--- EXTRACTED ENTRIES ---

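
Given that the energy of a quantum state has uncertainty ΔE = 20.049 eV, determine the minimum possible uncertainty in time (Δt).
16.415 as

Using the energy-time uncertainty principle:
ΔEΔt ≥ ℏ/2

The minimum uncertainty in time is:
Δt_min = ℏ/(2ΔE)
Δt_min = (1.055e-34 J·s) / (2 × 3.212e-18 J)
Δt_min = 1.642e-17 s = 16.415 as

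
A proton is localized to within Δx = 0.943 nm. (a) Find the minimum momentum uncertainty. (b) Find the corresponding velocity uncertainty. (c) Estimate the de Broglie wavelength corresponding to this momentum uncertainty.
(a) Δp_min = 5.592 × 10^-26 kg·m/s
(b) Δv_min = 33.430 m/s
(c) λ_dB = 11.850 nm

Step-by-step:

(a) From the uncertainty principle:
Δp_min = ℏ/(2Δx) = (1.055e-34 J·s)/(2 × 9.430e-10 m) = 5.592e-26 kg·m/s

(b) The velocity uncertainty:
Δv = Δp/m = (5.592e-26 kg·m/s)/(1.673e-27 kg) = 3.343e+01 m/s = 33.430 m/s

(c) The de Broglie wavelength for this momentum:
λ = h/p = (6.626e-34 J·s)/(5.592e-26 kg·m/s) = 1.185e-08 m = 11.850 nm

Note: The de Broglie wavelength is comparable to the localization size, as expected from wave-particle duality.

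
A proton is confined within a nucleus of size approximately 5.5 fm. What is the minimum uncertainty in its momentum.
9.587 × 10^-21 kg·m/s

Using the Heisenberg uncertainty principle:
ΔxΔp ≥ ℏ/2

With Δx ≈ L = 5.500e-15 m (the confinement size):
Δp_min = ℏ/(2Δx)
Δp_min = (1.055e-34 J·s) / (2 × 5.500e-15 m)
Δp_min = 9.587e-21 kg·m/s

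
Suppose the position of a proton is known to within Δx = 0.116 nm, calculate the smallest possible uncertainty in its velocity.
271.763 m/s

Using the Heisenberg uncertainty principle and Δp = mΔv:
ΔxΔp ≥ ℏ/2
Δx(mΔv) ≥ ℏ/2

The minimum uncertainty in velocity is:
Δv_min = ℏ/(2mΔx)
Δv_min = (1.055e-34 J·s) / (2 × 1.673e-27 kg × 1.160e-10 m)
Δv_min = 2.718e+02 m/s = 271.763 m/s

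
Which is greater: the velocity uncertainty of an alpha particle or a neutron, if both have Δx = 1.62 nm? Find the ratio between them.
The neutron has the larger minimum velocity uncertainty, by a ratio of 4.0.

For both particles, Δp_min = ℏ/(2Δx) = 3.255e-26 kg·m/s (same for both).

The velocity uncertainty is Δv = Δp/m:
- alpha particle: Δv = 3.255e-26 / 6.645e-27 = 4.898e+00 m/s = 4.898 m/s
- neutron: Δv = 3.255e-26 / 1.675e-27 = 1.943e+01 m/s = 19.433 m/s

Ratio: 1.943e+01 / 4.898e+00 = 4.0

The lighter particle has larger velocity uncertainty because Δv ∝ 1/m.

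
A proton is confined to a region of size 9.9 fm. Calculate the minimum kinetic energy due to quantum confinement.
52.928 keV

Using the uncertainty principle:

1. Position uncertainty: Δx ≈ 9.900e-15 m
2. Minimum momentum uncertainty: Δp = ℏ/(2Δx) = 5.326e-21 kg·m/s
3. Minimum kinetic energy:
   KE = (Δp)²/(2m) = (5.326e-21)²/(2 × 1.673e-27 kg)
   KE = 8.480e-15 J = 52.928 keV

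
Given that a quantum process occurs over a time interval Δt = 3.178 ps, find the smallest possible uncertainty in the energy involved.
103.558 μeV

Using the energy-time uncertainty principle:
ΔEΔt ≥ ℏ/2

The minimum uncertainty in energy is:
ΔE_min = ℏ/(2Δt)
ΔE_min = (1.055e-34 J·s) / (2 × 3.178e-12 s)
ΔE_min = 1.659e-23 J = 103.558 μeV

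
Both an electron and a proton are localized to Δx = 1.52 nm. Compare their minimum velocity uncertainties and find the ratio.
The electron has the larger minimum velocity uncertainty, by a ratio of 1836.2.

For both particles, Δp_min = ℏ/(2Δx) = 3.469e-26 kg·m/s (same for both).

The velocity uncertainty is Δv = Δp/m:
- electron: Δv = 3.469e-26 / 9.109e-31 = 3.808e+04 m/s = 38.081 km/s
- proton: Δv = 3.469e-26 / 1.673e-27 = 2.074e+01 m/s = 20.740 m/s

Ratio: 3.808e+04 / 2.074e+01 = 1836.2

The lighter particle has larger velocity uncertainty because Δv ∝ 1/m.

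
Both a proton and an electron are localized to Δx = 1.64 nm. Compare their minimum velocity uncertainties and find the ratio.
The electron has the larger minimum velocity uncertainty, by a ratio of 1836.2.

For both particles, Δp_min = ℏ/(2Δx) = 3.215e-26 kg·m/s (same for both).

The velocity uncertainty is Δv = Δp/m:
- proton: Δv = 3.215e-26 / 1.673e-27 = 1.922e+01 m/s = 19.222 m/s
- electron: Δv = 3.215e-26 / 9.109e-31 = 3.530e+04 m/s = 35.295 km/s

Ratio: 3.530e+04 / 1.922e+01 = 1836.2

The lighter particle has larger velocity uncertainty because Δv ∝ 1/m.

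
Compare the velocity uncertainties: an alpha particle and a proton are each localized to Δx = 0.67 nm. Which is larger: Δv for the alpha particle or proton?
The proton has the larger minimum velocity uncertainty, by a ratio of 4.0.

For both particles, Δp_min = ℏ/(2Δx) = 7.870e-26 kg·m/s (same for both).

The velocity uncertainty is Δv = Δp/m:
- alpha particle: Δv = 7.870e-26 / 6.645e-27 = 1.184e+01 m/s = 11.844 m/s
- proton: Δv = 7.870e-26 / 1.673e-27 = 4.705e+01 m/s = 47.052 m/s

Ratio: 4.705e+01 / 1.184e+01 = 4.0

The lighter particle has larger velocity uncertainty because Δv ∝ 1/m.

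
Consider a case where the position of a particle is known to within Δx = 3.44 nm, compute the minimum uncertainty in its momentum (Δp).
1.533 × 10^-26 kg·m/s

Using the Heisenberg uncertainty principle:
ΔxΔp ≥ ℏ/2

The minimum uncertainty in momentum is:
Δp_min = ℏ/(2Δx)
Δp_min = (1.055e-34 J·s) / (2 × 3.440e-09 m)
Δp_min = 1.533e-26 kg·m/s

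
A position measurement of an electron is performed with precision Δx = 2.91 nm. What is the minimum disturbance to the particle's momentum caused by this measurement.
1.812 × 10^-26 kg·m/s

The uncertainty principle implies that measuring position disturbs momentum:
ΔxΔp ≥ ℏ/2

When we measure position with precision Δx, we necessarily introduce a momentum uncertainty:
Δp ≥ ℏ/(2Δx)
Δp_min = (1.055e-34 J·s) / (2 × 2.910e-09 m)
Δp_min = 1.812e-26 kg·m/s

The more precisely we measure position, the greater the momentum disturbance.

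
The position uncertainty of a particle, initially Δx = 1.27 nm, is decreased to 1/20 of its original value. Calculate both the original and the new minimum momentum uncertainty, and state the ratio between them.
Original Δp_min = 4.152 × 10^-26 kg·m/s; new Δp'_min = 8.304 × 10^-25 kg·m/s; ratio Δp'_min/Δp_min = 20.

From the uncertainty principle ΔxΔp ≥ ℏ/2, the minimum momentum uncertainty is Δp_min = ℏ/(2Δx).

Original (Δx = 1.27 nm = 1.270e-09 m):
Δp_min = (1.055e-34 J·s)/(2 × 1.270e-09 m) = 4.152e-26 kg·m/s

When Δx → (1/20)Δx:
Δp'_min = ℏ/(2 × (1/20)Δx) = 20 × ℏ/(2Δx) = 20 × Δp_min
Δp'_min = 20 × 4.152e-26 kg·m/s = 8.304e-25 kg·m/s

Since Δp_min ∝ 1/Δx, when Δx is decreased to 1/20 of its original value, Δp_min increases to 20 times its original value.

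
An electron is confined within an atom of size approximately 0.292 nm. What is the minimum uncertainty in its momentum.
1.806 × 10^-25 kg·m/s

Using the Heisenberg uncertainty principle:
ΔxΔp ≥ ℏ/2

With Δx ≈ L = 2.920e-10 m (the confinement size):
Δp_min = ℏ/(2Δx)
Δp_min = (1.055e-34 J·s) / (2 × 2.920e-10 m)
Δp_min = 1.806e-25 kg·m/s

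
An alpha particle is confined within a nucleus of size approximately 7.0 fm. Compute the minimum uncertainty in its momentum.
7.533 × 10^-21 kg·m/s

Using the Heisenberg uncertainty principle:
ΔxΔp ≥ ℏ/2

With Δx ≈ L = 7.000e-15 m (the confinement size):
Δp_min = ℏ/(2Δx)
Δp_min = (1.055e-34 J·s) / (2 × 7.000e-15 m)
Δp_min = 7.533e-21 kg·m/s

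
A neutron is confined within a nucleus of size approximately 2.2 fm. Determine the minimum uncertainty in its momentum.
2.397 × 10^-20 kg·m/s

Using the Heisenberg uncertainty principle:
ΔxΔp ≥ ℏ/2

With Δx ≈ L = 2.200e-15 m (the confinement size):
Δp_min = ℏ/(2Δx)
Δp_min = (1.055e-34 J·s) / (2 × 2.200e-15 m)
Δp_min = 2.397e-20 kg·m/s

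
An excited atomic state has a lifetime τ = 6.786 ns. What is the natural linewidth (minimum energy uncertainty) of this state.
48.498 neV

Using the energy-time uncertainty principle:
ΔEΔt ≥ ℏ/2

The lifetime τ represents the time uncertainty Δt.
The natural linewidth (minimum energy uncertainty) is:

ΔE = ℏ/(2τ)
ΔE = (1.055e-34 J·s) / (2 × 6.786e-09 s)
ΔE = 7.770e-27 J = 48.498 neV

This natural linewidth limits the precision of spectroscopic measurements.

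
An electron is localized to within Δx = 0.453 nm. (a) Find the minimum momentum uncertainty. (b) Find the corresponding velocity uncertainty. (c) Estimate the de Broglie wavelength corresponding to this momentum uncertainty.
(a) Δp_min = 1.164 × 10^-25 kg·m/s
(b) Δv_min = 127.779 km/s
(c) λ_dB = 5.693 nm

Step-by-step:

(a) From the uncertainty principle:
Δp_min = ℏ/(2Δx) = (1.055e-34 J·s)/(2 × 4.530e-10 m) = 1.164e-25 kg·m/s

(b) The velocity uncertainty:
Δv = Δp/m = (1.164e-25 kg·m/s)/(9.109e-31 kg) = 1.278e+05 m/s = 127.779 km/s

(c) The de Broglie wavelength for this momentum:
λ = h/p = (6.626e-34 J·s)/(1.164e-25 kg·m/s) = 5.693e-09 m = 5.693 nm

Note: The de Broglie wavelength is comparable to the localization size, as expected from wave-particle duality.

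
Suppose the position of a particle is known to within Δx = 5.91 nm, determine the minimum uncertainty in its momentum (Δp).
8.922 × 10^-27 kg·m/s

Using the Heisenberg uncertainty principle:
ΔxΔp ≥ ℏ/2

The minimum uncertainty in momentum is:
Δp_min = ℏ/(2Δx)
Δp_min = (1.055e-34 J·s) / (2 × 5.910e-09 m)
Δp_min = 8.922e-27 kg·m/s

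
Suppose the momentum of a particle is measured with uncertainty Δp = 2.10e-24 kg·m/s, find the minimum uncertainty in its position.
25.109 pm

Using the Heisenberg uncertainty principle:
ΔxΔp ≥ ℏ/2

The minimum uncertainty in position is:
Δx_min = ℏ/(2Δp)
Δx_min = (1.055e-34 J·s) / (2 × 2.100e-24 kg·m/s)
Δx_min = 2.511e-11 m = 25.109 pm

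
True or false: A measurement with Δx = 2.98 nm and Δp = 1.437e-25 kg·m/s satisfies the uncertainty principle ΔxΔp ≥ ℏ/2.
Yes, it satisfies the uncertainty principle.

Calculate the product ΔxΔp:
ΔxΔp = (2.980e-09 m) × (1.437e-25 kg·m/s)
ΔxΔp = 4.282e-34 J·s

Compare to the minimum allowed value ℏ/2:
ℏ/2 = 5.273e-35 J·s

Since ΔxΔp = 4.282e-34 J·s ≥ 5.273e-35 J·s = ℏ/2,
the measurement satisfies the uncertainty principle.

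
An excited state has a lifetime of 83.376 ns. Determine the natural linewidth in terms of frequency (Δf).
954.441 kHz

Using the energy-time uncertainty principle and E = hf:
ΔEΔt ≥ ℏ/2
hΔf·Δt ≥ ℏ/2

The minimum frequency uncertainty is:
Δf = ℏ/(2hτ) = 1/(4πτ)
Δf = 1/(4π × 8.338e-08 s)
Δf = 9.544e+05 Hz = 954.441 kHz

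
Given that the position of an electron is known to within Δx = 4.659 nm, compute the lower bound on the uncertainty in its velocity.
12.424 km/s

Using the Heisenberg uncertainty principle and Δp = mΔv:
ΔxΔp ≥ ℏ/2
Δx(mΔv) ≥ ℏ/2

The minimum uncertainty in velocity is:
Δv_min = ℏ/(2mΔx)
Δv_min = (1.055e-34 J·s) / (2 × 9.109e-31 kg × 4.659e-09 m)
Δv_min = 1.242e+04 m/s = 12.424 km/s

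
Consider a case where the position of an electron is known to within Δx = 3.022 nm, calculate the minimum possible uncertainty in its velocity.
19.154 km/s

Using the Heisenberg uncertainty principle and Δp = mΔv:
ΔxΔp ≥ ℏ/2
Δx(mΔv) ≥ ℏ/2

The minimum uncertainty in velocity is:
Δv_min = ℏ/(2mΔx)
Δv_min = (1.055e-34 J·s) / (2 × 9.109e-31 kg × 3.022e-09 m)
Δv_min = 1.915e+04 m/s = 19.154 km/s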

---

### TASK TO COMPLETE
Output nothing but the line containing "Given that the position" and each line after it in the entries above, exactly as written.

### YOUR SOLUTION
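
Given that the position of an electron is known to within Δx = 4.659 nm, compute the lower bound on the uncertainty in its velocity.
12.424 km/s

Using the Heisenberg uncertainty principle and Δp = mΔv:
ΔxΔp ≥ ℏ/2
Δx(mΔv) ≥ ℏ/2

The minimum uncertainty in velocity is:
Δv_min = ℏ/(2mΔx)
Δv_min = (1.055e-34 J·s) / (2 × 9.109e-31 kg × 4.659e-09 m)
Δv_min = 1.242e+04 m/s = 12.424 km/s

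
Consider a case where the position of an electron is known to within Δx = 3.022 nm, calculate the minimum possible uncertainty in its velocity.
19.154 km/s

Using the Heisenberg uncertainty principle and Δp = mΔv:
ΔxΔp ≥ ℏ/2
Δx(mΔv) ≥ ℏ/2

The minimum uncertainty in velocity is:
Δv_min = ℏ/(2mΔx)
Δv_min = (1.055e-34 J·s) / (2 × 9.109e-31 kg × 3.022e-09 m)
Δv_min = 1.915e+04 m/s = 19.154 km/s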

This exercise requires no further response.